ASSIGNMENT:
Output exactly the lines that run from the top of the entries to the line holding "- in_shuffle: split into top half (first 5", including both of those lines.

DATA FOR THIS TASK:

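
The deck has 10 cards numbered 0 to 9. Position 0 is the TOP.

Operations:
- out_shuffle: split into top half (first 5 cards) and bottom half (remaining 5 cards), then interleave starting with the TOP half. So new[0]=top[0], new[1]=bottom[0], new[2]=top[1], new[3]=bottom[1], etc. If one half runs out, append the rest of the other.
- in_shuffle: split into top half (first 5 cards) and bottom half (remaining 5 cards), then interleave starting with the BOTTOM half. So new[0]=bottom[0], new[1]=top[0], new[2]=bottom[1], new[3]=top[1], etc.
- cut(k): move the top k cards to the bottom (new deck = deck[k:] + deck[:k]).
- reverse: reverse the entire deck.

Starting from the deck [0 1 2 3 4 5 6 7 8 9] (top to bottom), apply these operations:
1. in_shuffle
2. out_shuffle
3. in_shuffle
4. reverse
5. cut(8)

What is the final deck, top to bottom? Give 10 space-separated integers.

Answer: 5 3 6 4 8 7 0 9 2 1

Derivation:
After op 1 (in_shuffle): [5 0 6 1 7 2 8 3 9 4]
After op 2 (out_shuffle): [5 2 0 8 6 3 1 9 7 4]
After op 3 (in_shuffle): [3 5 1 2 9 0 7 8 4 6]
After op 4 (reverse): [6 4 8 7 0 9 2 1 5 3]
After op 5 (cut(8)): [5 3 6 4 8 7 0 9 2 1]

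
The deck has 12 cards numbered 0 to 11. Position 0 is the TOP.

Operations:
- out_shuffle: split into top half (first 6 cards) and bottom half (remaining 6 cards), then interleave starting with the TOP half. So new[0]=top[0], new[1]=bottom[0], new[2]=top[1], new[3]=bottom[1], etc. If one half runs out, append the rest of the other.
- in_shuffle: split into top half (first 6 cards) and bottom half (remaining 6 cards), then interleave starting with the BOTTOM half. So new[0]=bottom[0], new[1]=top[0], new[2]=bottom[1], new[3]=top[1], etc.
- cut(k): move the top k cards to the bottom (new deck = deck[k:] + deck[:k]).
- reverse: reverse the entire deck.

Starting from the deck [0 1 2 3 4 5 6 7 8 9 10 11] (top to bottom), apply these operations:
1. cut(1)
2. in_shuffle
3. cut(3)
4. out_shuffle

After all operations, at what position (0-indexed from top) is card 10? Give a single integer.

After op 1 (cut(1)): [1 2 3 4 5 6 7 8 9 10 11 0]
After op 2 (in_shuffle): [7 1 8 2 9 3 10 4 11 5 0 6]
After op 3 (cut(3)): [2 9 3 10 4 11 5 0 6 7 1 8]
After op 4 (out_shuffle): [2 5 9 0 3 6 10 7 4 1 11 8]
Card 10 is at position 6.

Answer: 6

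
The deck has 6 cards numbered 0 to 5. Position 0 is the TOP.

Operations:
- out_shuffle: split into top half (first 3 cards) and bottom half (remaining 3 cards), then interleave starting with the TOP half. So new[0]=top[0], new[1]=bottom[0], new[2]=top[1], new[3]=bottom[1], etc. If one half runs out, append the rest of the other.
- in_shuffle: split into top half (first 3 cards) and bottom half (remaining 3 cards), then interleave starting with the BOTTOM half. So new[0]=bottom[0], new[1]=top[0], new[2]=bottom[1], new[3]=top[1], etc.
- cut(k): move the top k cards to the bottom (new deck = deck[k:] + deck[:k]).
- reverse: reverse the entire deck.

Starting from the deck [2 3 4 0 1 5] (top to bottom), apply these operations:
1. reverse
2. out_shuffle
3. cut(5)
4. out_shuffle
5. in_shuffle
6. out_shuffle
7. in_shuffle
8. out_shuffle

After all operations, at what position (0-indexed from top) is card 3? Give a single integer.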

SOLUTION TO THIS TASK:
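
The deck has 10 cards numbered 0 to 9. Position 0 is the TOP.

Operations:
- out_shuffle: split into top half (first 5 cards) and bottom half (remaining 5 cards), then interleave starting with the TOP half. So new[0]=top[0], new[1]=bottom[0], new[2]=top[1], new[3]=bottom[1], etc. If one half runs out, append the rest of the other.
- in_shuffle: split into top half (first 5 cards) and bottom half (remaining 5 cards), then interleave starting with the BOTTOM half. So new[0]=bottom[0], new[1]=top[0], new[2]=bottom[1], new[3]=top[1], etc.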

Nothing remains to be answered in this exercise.